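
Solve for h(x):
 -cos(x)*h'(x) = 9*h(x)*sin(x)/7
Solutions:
 h(x) = C1*cos(x)^(9/7)


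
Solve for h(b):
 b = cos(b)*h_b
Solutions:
 h(b) = C1 + Integral(b/cos(b), b)


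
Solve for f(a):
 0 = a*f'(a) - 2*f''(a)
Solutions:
 f(a) = C1 + C2*erfi(a/2)


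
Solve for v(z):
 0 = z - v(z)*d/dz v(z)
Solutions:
 v(z) = -sqrt(C1 + z^2)
 v(z) = sqrt(C1 + z^2)


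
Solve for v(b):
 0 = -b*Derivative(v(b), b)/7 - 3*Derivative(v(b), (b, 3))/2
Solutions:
 v(b) = C1 + Integral(C2*airyai(-2^(1/3)*21^(2/3)*b/21) + C3*airybi(-2^(1/3)*21^(2/3)*b/21), b)


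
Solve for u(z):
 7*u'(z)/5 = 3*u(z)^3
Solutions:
 u(z) = -sqrt(14)*sqrt(-1/(C1 + 15*z))/2
 u(z) = sqrt(14)*sqrt(-1/(C1 + 15*z))/2


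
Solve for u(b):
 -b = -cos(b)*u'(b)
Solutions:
 u(b) = C1 + Integral(b/cos(b), b)


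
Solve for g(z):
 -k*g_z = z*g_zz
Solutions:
 g(z) = C1 + z^(1 - re(k))*(C2*sin(log(z)*Abs(im(k))) + C3*cos(log(z)*im(k)))


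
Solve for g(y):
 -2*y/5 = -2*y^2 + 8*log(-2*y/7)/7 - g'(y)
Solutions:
 g(y) = C1 - 2*y^3/3 + y^2/5 + 8*y*log(-y)/7 + 8*y*(-log(7) - 1 + log(2))/7


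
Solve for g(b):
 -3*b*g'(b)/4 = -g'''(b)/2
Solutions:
 g(b) = C1 + Integral(C2*airyai(2^(2/3)*3^(1/3)*b/2) + C3*airybi(2^(2/3)*3^(1/3)*b/2), b)


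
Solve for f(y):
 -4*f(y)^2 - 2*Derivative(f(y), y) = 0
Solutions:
 f(y) = 1/(C1 + 2*y)


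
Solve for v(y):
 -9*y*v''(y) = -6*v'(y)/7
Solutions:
 v(y) = C1 + C2*y^(23/21)


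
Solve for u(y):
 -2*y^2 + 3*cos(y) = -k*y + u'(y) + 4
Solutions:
 u(y) = C1 + k*y^2/2 - 2*y^3/3 - 4*y + 3*sin(y)


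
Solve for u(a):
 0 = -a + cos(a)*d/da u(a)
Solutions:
 u(a) = C1 + Integral(a/cos(a), a)


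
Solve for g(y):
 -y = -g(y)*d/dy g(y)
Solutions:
 g(y) = -sqrt(C1 + y^2)
 g(y) = sqrt(C1 + y^2)


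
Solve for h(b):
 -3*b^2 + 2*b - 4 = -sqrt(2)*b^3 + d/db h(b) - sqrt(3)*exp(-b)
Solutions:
 h(b) = C1 + sqrt(2)*b^4/4 - b^3 + b^2 - 4*b - sqrt(3)*exp(-b)


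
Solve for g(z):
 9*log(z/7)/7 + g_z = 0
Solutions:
 g(z) = C1 - 9*z*log(z)/7 + 9*z/7 + 9*z*log(7)/7


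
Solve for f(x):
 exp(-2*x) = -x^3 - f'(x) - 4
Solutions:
 f(x) = C1 - x^4/4 - 4*x + exp(-2*x)/2


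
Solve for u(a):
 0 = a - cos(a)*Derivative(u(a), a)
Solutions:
 u(a) = C1 + Integral(a/cos(a), a)


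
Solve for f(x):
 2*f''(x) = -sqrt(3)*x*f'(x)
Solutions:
 f(x) = C1 + C2*erf(3^(1/4)*x/2)


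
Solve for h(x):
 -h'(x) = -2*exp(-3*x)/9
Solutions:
 h(x) = C1 - 2*exp(-3*x)/27


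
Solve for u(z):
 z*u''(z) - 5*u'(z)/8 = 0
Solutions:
 u(z) = C1 + C2*z^(13/8)


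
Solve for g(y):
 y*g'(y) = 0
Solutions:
 g(y) = C1


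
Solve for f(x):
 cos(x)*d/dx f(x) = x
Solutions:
 f(x) = C1 + Integral(x/cos(x), x)


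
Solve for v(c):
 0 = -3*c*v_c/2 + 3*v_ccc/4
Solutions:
 v(c) = C1 + Integral(C2*airyai(2^(1/3)*c) + C3*airybi(2^(1/3)*c), c)


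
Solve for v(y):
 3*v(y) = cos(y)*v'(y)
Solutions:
 v(y) = C1*(sin(y) + 1)^(3/2)/(sin(y) - 1)^(3/2)


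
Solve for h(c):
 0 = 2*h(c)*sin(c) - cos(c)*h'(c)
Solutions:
 h(c) = C1/cos(c)^2


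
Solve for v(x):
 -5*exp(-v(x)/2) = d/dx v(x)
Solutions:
 v(x) = 2*log(C1 - 5*x/2)


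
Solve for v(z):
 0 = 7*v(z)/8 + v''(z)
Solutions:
 v(z) = C1*sin(sqrt(14)*z/4) + C2*cos(sqrt(14)*z/4)


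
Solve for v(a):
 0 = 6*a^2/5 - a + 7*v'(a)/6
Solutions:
 v(a) = C1 - 12*a^3/35 + 3*a^2/7


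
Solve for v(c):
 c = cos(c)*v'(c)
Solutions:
 v(c) = C1 + Integral(c/cos(c), c)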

### What is being asked
Look through the listing above and give the number of lines containing the string "Derivative", with nothing else.

### Written solution
3